Task brief :: Go through the listing and return every line with "verbs" in it.

== Supplied material

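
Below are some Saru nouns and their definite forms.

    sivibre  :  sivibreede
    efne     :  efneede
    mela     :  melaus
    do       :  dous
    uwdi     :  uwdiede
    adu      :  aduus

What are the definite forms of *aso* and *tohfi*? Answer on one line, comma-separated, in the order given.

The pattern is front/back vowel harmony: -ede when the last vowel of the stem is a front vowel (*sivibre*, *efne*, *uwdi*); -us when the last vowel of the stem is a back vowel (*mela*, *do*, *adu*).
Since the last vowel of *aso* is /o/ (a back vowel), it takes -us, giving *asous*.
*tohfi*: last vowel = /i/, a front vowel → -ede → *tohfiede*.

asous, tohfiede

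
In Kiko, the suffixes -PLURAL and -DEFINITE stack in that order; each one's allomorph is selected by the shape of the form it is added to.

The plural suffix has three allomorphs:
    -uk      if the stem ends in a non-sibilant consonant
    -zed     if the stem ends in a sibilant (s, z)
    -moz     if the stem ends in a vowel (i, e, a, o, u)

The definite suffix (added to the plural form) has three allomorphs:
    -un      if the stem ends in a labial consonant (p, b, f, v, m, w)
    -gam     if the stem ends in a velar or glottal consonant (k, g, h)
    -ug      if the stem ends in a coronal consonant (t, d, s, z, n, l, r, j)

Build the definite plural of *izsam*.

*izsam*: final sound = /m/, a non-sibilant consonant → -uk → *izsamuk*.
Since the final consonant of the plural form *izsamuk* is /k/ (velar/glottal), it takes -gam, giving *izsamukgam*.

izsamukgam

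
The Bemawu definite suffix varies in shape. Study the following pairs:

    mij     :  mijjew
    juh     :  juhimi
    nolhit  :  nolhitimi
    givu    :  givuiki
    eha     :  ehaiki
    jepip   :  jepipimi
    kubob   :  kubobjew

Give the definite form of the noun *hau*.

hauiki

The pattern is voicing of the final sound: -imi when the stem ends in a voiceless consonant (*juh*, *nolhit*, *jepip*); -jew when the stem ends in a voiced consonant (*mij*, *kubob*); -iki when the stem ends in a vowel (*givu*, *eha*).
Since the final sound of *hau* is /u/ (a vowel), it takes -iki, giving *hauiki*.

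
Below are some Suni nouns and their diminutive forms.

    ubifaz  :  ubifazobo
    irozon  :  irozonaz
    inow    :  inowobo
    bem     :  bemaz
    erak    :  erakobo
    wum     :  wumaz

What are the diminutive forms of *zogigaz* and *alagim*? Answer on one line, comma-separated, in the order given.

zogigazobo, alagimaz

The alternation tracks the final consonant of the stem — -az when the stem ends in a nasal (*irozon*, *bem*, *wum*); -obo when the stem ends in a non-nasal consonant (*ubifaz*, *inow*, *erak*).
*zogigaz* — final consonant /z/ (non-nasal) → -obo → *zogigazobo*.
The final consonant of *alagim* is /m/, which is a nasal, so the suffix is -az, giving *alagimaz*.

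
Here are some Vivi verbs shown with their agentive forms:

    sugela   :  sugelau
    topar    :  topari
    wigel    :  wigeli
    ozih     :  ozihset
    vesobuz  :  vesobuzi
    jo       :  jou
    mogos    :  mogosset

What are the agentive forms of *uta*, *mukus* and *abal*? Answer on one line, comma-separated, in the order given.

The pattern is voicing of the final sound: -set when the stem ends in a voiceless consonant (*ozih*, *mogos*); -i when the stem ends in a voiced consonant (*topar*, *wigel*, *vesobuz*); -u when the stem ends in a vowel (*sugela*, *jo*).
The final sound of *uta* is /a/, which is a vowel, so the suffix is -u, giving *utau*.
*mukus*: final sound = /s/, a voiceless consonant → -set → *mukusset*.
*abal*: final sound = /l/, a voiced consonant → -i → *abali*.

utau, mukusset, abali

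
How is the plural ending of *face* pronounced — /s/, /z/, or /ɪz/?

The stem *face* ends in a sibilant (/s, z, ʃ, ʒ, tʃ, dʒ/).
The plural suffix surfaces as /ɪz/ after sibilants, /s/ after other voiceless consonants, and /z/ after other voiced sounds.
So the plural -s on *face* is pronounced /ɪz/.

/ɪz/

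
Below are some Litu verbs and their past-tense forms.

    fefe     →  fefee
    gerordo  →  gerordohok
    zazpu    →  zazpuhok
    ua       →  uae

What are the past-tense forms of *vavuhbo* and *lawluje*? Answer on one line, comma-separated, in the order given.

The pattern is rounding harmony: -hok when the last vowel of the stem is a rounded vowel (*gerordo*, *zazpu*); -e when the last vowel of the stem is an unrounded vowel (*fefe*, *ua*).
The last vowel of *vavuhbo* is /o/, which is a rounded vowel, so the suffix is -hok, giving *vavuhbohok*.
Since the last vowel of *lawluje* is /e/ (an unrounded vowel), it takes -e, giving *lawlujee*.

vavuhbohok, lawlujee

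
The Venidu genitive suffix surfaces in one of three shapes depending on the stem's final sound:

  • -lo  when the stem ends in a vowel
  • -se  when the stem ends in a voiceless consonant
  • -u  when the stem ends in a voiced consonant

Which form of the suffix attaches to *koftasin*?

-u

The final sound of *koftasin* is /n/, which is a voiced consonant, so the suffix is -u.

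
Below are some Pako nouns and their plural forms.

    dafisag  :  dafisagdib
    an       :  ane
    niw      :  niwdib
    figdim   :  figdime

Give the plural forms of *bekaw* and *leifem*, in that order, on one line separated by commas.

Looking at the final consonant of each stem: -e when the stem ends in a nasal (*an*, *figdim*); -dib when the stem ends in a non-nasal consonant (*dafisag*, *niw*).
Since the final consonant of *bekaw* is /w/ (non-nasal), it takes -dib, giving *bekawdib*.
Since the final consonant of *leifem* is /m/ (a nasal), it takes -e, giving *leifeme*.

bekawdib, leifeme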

====

Finished task ::
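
Here are some Vivi verbs shown with their agentive forms:
Below are some Litu verbs and their past-tense forms.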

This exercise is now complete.